■ Task details
Find each line of the material below in which the word "catchment" occurs, and return it.

-.-.-

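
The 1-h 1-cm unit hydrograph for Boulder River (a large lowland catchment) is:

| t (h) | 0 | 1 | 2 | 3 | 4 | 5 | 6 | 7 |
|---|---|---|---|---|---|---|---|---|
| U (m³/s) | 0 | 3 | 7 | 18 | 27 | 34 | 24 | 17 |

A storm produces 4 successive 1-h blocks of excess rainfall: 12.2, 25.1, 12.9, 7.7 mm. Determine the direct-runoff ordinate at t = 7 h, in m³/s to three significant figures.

By discrete convolution, Q_j = Σ (P_i / 10 mm) · U_{j−i}.
At t = 7 h (j=7): Q = (12.2/10)·17 + (25.1/10)·24 + (12.9/10)·34 + (7.7/10)·27 = 146 m³/s.

Q ≈ 146 m³/s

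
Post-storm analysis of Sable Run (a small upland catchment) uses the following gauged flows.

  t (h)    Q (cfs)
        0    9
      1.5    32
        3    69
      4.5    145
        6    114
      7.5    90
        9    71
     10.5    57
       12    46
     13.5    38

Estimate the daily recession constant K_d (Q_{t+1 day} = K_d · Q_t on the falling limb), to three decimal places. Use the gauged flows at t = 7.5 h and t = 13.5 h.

K_d ≈ 0.032

Between t = 7.5 h and t = 13.5 h the flow falls from 90 to 38 cfs over 4×1.5 h = 6 h.
Per-interval ratio K = (38/90)^(1/4) = 0.8061; K_d = K^(24/1.5) = 0.032.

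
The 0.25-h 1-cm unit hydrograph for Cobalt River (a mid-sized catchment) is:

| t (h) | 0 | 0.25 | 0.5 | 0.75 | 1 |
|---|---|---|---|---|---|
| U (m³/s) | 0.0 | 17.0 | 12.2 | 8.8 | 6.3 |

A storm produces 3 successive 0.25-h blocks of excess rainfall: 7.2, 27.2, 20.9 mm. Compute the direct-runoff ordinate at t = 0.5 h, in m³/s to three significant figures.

By discrete convolution, Q_j = Σ (P_i / 10 mm) · U_{j−i}.
At t = 0.5 h (j=2): Q = (7.2/10)·12.2 + (27.2/10)·17.0 + (20.9/10)·0.0 = 55.0 m³/s.

Q ≈ 55.0 m³/s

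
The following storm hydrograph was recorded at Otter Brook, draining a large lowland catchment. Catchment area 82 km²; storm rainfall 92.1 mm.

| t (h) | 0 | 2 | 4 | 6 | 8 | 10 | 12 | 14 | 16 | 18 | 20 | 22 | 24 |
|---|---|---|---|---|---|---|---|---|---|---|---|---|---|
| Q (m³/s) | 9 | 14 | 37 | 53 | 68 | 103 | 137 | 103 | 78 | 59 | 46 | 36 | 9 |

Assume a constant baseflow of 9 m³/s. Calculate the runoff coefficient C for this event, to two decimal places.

C ≈ 0.61

ΣQ_DR = 635.0 m³/s; V = ΣQ_DR·Δt = 4.572 × 10^6 m³.
Runoff depth d = V / A = 55.76 mm.
C = d / P = 55.76 / 92.1 = 0.61.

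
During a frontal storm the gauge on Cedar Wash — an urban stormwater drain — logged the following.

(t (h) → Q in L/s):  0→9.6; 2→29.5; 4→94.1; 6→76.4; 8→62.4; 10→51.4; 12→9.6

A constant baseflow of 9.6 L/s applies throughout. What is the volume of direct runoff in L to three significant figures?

V ≈ 1.91 × 10^6 L

Direct-runoff ordinates (Q − Q_b): 0.0, 19.9, 84.5, 66.8, 52.8, 41.8, 0.0 L/s.
ΣQ_DR = 265.8 L/s.
With Δt = 2 h = 7200 s, V = ΣQ_DR · Δt = 265.8 × 7200 = 1.91 × 10^6 L.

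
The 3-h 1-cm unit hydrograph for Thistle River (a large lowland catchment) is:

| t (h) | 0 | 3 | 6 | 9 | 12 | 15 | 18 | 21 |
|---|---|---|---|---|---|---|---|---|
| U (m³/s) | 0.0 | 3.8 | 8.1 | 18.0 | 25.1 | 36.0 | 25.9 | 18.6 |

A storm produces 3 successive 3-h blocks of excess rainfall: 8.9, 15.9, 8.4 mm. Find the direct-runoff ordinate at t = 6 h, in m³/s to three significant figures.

Q ≈ 13.3 m³/s

By discrete convolution, Q_j = Σ (P_i / 10 mm) · U_{j−i}.
At t = 6 h (j=2): Q = (8.9/10)·8.1 + (15.9/10)·3.8 + (8.4/10)·0.0 = 13.3 m³/s.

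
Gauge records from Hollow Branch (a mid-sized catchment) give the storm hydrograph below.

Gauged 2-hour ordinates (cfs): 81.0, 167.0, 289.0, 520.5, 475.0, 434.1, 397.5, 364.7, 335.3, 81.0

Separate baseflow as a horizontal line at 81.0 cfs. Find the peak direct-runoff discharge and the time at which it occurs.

Subtracting baseflow gives direct-runoff ordinates: 0.0, 86.0, 208.0, 439.5, 394.0, 353.1, 316.5, 283.7, 254.3, 0.0 cfs.
The maximum is 439.5 cfs, occurring at the reading for t = 6 h.

Q_p = 439.5 cfs at t = 6 h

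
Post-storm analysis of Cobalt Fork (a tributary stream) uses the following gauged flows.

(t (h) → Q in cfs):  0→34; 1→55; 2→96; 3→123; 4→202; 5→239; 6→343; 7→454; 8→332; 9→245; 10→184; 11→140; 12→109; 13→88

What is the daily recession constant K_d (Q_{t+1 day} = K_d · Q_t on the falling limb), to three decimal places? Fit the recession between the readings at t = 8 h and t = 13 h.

K_d ≈ 0.002

Between t = 8 h and t = 13 h the flow falls from 332 to 88 cfs over 5×1 h = 5 h.
Per-interval ratio K = (88/332)^(1/5) = 0.7668; K_d = K^(24/1) = 0.002.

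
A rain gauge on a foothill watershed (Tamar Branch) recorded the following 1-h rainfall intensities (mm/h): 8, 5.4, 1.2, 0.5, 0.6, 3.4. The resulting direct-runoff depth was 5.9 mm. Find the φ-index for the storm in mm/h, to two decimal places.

Only the 2 blocks with intensity above φ contribute runoff: 8, 5.4 mm/h.
Σ(I−φ)·Δt = d  ⇒  (8+5.4 − 2φ)·1 = 5.9
φ = (13.40 − 5.9/1) / 2 = 3.75 mm/h.

φ ≈ 3.75 mm/h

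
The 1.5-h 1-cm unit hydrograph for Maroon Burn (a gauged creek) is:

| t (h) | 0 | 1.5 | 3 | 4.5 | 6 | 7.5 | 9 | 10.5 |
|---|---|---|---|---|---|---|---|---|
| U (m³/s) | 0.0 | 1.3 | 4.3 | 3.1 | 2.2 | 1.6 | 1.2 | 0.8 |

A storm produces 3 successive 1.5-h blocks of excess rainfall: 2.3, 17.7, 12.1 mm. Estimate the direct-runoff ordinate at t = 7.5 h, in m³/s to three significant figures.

Q ≈ 8.01 m³/s

By discrete convolution, Q_j = Σ (P_i / 10 mm) · U_{j−i}.
At t = 7.5 h (j=5): Q = (2.3/10)·1.6 + (17.7/10)·2.2 + (12.1/10)·3.1 = 8.01 m³/s.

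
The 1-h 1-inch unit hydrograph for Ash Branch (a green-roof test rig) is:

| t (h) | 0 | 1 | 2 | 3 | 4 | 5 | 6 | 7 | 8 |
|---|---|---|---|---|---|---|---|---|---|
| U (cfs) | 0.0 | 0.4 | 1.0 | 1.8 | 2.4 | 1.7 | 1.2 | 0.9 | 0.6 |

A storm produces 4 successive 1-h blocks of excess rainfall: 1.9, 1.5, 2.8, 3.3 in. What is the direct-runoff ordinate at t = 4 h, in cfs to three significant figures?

By discrete convolution, Q_j = Σ (P_i / 1 in) · U_{j−i}.
At t = 4 h (j=4): Q = (1.9/1)·2.4 + (1.5/1)·1.8 + (2.8/1)·1.0 + (3.3/1)·0.4 = 11.4 cfs.

Q ≈ 11.4 cfs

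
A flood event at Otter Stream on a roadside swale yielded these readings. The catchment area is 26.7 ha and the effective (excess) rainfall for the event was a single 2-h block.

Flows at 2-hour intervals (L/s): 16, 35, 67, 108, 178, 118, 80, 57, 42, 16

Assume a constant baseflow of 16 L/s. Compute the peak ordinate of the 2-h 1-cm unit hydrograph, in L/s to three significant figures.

Direct runoff: 0.0, 19.0, 51.0, 92.0, 162.0, 102.0, 64.0, 41.0, 26.0, 0.0 L/s; ΣQ_DR = 557.0 L/s, peak = 162.0 L/s.
Runoff depth d = ΣQ_DR·Δt / A = 557.0 × 7200 / (26.7 ha) = 15.02 mm.
The 1-cm UH is the DRH scaled by (10 mm)/d, so U_p = 162.0 × 10/15.02 = 108 L/s.

U_p ≈ 108 L/s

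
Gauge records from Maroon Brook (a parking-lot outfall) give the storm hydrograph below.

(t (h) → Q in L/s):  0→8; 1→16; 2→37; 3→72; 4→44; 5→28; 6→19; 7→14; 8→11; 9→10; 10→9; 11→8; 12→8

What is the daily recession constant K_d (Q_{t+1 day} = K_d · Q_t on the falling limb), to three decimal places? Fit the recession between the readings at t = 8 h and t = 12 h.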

-.-.-

■ Exercise solution
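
The 1-h 1-cm unit hydrograph for Boulder River (a large lowland catchment) is:
Post-storm analysis of Sable Run (a small upland catchment) uses the following gauged flows.
The 0.25-h 1-cm unit hydrograph for Cobalt River (a mid-sized catchment) is:
The following storm hydrograph was recorded at Otter Brook, draining a large lowland catchment. Catchment area 82 km²; storm rainfall 92.1 mm.
The 3-h 1-cm unit hydrograph for Thistle River (a large lowland catchment) is:
Gauge records from Hollow Branch (a mid-sized catchment) give the storm hydrograph below.
A flood event at Otter Stream on a roadside swale yielded these readings. The catchment area is 26.7 ha and the effective (excess) rainfall for the event was a single 2-h block.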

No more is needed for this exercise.